# Task description
Copy out all lines from the entries below in which "CREATE" occurs.

Collection entries
..............................
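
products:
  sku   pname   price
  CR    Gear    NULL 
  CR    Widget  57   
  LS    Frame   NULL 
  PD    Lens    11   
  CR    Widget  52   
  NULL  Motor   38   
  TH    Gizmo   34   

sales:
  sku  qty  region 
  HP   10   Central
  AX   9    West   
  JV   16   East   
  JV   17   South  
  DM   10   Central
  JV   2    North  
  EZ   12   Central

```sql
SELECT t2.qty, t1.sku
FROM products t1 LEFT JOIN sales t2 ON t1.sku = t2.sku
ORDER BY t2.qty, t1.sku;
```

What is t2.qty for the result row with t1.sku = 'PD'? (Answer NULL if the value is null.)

NULL

LEFT JOIN keeps every row from `products`; unmatched rows get NULL for `sales`'s columns.
Matching on t1.sku = t2.sku. A NULL in a compared column never satisfies the condition.
- t1 (sku=CR) has no partner → padded with NULL.
- t1 (sku=CR) has no partner → padded with NULL.
- t1 (sku=LS) has no partner → padded with NULL.
- t1 (sku=PD) has no partner → padded with NULL.
- t1 (sku=CR) has no partner → padded with NULL.
- t1 (sku=NULL) has no partner → padded with NULL.
- t1 (sku=TH) has no partner → padded with NULL.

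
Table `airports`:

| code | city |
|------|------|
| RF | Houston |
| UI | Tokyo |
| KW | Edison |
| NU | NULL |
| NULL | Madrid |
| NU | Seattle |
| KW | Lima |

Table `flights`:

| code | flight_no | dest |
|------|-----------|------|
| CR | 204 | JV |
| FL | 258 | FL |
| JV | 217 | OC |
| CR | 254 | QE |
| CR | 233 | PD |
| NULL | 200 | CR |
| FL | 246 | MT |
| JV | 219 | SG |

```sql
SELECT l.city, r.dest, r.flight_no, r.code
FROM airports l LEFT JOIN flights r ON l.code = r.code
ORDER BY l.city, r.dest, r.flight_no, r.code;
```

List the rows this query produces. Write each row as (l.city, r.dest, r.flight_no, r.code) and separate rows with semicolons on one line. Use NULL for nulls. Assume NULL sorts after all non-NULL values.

LEFT JOIN keeps every row from `airports`; unmatched rows get NULL for `flights`'s columns.
Matching on l.code = r.code. A NULL in a compared column never satisfies the condition.
- l row (code=RF): no match → kept, r columns NULL.
- l row (code=UI): no match → kept, r columns NULL.
- l row (code=KW): no match → kept, r columns NULL.
- l row (code=NU): no match → kept, r columns NULL.
- l row (code=NULL): no match → kept, r columns NULL.
- l row (code=NU): no match → kept, r columns NULL.
- l row (code=KW): no match → kept, r columns NULL.
After projecting and ordering:
l.city | r.dest | r.flight_no | r.code
Edison | NULL | NULL | NULL
Houston | NULL | NULL | NULL
Lima | NULL | NULL | NULL
Madrid | NULL | NULL | NULL
Seattle | NULL | NULL | NULL
Tokyo | NULL | NULL | NULL
NULL | NULL | NULL | NULL

(Edison, NULL, NULL, NULL); (Houston, NULL, NULL, NULL); (Lima, NULL, NULL, NULL); (Madrid, NULL, NULL, NULL); (Seattle, NULL, NULL, NULL); (Tokyo, NULL, NULL, NULL); (NULL, NULL, NULL, NULL)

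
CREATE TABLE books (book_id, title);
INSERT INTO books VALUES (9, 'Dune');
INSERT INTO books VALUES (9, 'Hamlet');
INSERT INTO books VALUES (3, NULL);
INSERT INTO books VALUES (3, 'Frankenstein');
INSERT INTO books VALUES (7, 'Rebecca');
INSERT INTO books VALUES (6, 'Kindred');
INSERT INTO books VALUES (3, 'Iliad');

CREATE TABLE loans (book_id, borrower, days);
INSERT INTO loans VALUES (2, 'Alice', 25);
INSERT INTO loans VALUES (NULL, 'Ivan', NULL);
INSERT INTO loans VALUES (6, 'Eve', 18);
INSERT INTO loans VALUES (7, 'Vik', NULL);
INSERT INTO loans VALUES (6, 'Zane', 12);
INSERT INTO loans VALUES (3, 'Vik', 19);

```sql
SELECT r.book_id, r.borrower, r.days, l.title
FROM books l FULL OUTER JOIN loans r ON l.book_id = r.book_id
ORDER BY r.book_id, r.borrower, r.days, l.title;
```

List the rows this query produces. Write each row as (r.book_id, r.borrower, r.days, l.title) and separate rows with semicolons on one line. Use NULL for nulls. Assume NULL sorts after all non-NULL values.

(2, Alice, 25, NULL); (3, Vik, 19, Frankenstein); (3, Vik, 19, Iliad); (3, Vik, 19, NULL); (6, Eve, 18, Kindred); (6, Zane, 12, Kindred); (7, Vik, NULL, Rebecca); (NULL, Ivan, NULL, NULL); (NULL, NULL, NULL, Dune); (NULL, NULL, NULL, Hamlet)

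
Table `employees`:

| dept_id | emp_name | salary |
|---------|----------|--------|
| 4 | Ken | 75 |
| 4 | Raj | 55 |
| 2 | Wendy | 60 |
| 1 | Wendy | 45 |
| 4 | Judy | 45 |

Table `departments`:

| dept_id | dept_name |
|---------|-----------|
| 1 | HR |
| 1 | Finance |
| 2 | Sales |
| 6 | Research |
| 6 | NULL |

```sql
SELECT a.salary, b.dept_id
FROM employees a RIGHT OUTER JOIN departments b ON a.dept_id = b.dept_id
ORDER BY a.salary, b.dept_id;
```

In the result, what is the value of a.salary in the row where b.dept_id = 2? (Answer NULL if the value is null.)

RIGHT JOIN keeps every row from `departments`; unmatched rows get NULL for `employees`'s columns.
Matching on a.dept_id = b.dept_id.
Matched pairs: 3; unmatched b rows kept: 2.

60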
..............................
# Written solution
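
CREATE TABLE books (book_id, title);
CREATE TABLE loans (book_id, borrower, days);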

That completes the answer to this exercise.